### AIM OF THE EXERCISE
In the listing below, find the line containing "- the 240-day forward". Write out that line and every line after it to the end, exactly and only those.

### PROVIDED ENTRIES

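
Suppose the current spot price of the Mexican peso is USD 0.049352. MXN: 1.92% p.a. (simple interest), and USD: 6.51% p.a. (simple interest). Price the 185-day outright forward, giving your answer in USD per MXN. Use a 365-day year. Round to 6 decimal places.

T = 185/365 years.
USD accumulates by 1 + 0.0651×185/365 = 1.0329959.
MXN accumulates by 1 + 0.0192×185/365 = 1.0097315.
Forward (USD per MXN) = 0.049352 × 1.0329959 / 1.0097315 = 0.05048908.

0.050489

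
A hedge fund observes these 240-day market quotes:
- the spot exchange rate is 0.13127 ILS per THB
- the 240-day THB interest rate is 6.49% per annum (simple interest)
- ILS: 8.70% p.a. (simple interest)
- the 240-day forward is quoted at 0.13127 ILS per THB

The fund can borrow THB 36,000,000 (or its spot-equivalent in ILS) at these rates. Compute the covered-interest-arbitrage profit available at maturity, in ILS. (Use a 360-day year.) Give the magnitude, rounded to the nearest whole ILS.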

### RESPONSE TO THE EXERCISE
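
- the 240-day forward is quoted at 0.13127 ILS per THB

The fund can borrow THB 36,000,000 (or its spot-equivalent in ILS) at these rates. Compute the covered-interest-arbitrage profit available at maturity, in ILS. (Use a 360-day year.) Give the magnitude, rounded to the nearest whole ILS.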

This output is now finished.